=== Begin Enclosure ===

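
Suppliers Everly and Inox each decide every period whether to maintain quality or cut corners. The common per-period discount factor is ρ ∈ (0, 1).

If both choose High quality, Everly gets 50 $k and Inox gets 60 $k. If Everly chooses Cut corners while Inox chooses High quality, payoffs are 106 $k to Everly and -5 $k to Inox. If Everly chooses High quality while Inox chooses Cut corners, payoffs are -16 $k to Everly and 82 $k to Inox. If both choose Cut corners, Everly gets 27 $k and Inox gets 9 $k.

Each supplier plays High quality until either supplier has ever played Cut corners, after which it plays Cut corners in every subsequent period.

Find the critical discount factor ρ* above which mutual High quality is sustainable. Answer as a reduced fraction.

56/79

Everly: cooperation gives 50 each period; deviation gives 106 once then 27 forever.
  50/(1−ρ) ≥ 106 + 27ρ/(1−ρ) ⇒ ρ ≥ 56/79.
Inox: cooperation gives 60 each period; deviation gives 82 once then 9 forever.
  ρ ≥ 22/73.
Both must hold, so the binding constraint is Everly's: ρ ≥ 56/79.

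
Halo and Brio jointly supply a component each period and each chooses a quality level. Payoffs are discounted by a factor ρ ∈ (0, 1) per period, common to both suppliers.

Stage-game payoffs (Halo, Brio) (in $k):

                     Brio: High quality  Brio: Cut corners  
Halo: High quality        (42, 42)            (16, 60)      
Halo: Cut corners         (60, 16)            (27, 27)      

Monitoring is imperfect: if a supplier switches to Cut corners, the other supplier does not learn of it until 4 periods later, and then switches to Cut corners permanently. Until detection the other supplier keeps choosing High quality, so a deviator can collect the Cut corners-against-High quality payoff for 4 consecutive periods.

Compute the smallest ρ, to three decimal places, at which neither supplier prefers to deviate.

0.859

A deviator earns 60 for 4 periods, then 27 forever; cooperating earns 42 forever. Multiplying the IC by (1−ρ):
42 ≥ 60(1−ρ^4) + 27ρ^4, so 33·ρ^4 ≥ 18 and ρ^4 ≥ 6/11.
ρ ≥ (6/11)^(1/4) ≈ 0.859.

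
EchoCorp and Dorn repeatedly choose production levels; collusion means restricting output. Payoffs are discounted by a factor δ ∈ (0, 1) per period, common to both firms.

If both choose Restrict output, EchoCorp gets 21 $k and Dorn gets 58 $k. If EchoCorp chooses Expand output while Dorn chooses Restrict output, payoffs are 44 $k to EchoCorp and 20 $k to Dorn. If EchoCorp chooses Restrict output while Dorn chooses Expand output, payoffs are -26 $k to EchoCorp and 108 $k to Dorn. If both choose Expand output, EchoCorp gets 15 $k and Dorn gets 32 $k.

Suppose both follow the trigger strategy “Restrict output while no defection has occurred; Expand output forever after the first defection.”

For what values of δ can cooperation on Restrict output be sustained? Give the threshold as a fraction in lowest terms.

23/29

EchoCorp: cooperation gives 21 each period; deviation gives 44 once then 15 forever.
  21/(1−δ) ≥ 44 + 15δ/(1−δ) ⇒ δ ≥ 23/29.
Dorn: cooperation gives 58 each period; deviation gives 108 once then 32 forever.
  δ ≥ 50/76 = 25/38.
Both must hold, so the binding constraint is EchoCorp's: δ ≥ 23/29.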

=== End Enclosure ===

Starting at the top of the listing above, repeat every line exactly until the line that contains "Monitoring is imperfect: if" has been repeated too.

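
Suppliers Everly and Inox each decide every period whether to maintain quality or cut corners. The common per-period discount factor is ρ ∈ (0, 1).

If both choose High quality, Everly gets 50 $k and Inox gets 60 $k. If Everly chooses Cut corners while Inox chooses High quality, payoffs are 106 $k to Everly and -5 $k to Inox. If Everly chooses High quality while Inox chooses Cut corners, payoffs are -16 $k to Everly and 82 $k to Inox. If both choose Cut corners, Everly gets 27 $k and Inox gets 9 $k.

Each supplier plays High quality until either supplier has ever played Cut corners, after which it plays Cut corners in every subsequent period.

Find the critical discount factor ρ* above which mutual High quality is sustainable. Answer as a reduced fraction.

56/79

Everly: cooperation gives 50 each period; deviation gives 106 once then 27 forever.
  50/(1−ρ) ≥ 106 + 27ρ/(1−ρ) ⇒ ρ ≥ 56/79.
Inox: cooperation gives 60 each period; deviation gives 82 once then 9 forever.
  ρ ≥ 22/73.
Both must hold, so the binding constraint is Everly's: ρ ≥ 56/79.

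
Halo and Brio jointly supply a component each period and each chooses a quality level. Payoffs are discounted by a factor ρ ∈ (0, 1) per period, common to both suppliers.

Stage-game payoffs (Halo, Brio) (in $k):

                     Brio: High quality  Brio: Cut corners  
Halo: High quality        (42, 42)            (16, 60)      
Halo: Cut corners         (60, 16)            (27, 27)      

Monitoring is imperfect: if a supplier switches to Cut corners, the other supplier does not learn of it until 4 periods later, and then switches to Cut corners permanently. Until detection the other supplier keeps choosing High quality, so a deviator can collect the Cut corners-against-High quality payoff for 4 consecutive periods.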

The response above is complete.